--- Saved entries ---

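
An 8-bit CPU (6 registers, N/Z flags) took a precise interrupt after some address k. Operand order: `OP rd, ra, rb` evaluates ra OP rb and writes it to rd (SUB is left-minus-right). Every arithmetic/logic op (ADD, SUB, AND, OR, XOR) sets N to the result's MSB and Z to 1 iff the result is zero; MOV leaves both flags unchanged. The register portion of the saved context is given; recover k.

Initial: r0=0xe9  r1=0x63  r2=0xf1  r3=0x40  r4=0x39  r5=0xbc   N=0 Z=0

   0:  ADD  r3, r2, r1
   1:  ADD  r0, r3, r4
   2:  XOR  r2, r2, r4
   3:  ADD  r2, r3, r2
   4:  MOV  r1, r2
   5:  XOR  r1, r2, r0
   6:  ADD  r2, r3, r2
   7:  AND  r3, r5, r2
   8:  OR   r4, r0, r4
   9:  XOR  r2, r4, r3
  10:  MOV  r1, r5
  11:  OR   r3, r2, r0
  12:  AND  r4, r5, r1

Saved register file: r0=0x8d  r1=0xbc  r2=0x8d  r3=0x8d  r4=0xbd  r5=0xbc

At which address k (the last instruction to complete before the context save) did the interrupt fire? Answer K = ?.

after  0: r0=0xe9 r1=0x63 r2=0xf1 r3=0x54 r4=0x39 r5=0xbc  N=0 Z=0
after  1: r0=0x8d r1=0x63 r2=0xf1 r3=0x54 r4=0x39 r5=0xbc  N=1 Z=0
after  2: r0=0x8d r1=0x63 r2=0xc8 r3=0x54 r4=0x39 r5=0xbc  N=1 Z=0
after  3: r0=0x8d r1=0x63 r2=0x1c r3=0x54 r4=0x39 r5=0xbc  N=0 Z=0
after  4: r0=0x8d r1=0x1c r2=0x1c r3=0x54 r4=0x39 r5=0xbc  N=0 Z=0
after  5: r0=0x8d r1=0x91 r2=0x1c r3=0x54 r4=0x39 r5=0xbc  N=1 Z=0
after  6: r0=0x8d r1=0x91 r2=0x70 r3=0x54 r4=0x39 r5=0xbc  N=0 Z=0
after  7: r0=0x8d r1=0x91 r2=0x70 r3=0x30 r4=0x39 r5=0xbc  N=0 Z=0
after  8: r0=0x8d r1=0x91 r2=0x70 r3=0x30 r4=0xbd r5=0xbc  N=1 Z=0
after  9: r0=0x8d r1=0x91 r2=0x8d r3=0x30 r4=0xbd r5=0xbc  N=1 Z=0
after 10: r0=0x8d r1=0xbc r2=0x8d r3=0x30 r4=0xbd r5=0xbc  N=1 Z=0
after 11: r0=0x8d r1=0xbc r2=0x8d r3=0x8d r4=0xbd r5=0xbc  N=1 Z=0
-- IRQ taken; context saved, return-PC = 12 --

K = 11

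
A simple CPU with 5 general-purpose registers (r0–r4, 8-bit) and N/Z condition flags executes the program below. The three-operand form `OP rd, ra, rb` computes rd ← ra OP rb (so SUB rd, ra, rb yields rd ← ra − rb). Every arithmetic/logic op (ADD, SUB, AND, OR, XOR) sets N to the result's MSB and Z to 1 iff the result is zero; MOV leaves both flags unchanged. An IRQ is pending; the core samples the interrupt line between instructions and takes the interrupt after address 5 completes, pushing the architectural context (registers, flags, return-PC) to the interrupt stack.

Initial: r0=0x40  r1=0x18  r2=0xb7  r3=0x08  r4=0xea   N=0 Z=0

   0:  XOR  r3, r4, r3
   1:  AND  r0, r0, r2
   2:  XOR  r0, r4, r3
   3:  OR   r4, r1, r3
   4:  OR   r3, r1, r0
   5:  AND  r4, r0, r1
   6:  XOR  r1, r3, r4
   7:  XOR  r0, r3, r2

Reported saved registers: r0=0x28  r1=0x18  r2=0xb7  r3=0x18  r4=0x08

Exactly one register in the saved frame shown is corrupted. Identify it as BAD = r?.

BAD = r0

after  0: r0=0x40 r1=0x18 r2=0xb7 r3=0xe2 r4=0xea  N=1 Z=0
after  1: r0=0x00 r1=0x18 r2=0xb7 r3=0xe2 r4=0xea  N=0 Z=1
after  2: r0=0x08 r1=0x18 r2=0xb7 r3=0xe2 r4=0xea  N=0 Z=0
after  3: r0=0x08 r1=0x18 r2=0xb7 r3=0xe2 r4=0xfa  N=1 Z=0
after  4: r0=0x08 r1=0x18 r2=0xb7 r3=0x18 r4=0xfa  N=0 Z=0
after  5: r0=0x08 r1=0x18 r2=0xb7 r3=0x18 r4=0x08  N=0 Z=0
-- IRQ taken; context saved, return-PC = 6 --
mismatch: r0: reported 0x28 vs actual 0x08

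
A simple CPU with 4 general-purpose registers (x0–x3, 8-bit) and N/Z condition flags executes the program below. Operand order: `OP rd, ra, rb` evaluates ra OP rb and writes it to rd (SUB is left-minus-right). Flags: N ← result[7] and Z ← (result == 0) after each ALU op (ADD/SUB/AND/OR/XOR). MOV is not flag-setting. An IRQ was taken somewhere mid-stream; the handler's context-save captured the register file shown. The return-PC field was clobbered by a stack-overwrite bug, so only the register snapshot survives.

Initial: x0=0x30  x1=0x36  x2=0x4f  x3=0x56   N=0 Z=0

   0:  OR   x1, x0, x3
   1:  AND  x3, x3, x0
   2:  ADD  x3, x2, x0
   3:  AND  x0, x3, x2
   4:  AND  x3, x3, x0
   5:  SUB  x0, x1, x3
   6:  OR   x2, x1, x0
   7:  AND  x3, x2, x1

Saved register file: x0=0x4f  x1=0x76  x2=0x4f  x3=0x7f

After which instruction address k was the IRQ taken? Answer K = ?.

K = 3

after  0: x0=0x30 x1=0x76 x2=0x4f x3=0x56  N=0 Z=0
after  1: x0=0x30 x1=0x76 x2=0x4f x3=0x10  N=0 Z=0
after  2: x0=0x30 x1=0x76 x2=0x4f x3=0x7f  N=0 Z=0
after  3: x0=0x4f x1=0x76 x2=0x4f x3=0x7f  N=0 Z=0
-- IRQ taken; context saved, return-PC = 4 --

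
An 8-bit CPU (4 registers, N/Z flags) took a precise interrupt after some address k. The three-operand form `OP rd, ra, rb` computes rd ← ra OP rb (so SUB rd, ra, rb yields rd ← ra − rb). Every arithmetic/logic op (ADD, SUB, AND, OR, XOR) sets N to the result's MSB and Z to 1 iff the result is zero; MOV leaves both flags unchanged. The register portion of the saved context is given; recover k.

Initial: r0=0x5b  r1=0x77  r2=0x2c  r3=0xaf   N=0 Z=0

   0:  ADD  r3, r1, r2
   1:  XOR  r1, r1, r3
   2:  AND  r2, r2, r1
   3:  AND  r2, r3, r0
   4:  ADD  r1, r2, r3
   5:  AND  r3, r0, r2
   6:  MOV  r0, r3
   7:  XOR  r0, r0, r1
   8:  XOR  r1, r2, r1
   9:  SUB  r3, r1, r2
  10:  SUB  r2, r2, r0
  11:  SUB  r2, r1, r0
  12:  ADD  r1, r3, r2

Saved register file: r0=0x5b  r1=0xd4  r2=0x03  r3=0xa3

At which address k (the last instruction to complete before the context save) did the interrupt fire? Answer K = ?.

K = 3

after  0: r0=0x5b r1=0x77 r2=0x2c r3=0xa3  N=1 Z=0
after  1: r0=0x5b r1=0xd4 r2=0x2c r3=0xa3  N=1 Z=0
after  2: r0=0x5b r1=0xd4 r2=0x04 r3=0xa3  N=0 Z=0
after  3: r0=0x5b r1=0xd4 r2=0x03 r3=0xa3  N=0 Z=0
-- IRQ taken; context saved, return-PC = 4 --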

--- What to do ---
Lines of the data above that include the string "given" must each be copied.

--- Result ---
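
An 8-bit CPU (6 registers, N/Z flags) took a precise interrupt after some address k. Operand order: `OP rd, ra, rb` evaluates ra OP rb and writes it to rd (SUB is left-minus-right). Every arithmetic/logic op (ADD, SUB, AND, OR, XOR) sets N to the result's MSB and Z to 1 iff the result is zero; MOV leaves both flags unchanged. The register portion of the saved context is given; recover k.
An 8-bit CPU (4 registers, N/Z flags) took a precise interrupt after some address k. The three-operand form `OP rd, ra, rb` computes rd ← ra OP rb (so SUB rd, ra, rb yields rd ← ra − rb). Every arithmetic/logic op (ADD, SUB, AND, OR, XOR) sets N to the result's MSB and Z to 1 iff the result is zero; MOV leaves both flags unchanged. The register portion of the saved context is given; recover k.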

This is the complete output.